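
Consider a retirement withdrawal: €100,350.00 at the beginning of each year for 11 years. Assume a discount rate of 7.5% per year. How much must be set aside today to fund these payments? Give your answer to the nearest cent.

€789,160.52

This is an annuity due: 11 payments of €100,350.00 at the beginning of each year.
Periodic rate r = 0.075 per year.
PV = PMT × [(1 − (1+r)^−n)/r] × (1+r) = 100,350 × [1 − (1+r)^−11] / r × (1+r) = €789,160.52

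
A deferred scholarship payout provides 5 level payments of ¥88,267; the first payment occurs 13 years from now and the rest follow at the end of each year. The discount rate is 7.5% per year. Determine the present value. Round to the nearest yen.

Ordinary annuity of 5 payments, first payment at period 13.
Periodic rate r = 0.075 per year.
The ordinary-annuity PV formula values the stream one period before the first payment (period 12); discount that back 12 periods:
PV₀ = 88,267 × [1 − (1+r)^−5] / r × (1+r)^−12 = ¥149,938

¥149,938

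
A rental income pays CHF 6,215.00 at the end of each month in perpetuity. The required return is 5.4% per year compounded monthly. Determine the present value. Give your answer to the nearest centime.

Periodic rate r = 0.054/12 per month.
Level perpetuity: PV = PMT / r = 6,215 / (0.054/12) = CHF 1,381,111.11.

CHF 1,381,111.11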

══════

__What needs to be done__:
Word for word, quote the lines from the line containing "A deferred scholarship" through the end of the material, both included, and nothing else.

__Solution for this problem__:
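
A deferred scholarship payout provides 5 level payments of ¥88,267; the first payment occurs 13 years from now and the rest follow at the end of each year. The discount rate is 7.5% per year. Determine the present value. Round to the nearest yen.

Ordinary annuity of 5 payments, first payment at period 13.
Periodic rate r = 0.075 per year.
The ordinary-annuity PV formula values the stream one period before the first payment (period 12); discount that back 12 periods:
PV₀ = 88,267 × [1 − (1+r)^−5] / r × (1+r)^−12 = ¥149,938

¥149,938

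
A rental income pays CHF 6,215.00 at the end of each month in perpetuity. The required return is 5.4% per year compounded monthly. Determine the present value. Give your answer to the nearest centime.

Periodic rate r = 0.054/12 per month.
Level perpetuity: PV = PMT / r = 6,215 / (0.054/12) = CHF 1,381,111.11.

CHF 1,381,111.11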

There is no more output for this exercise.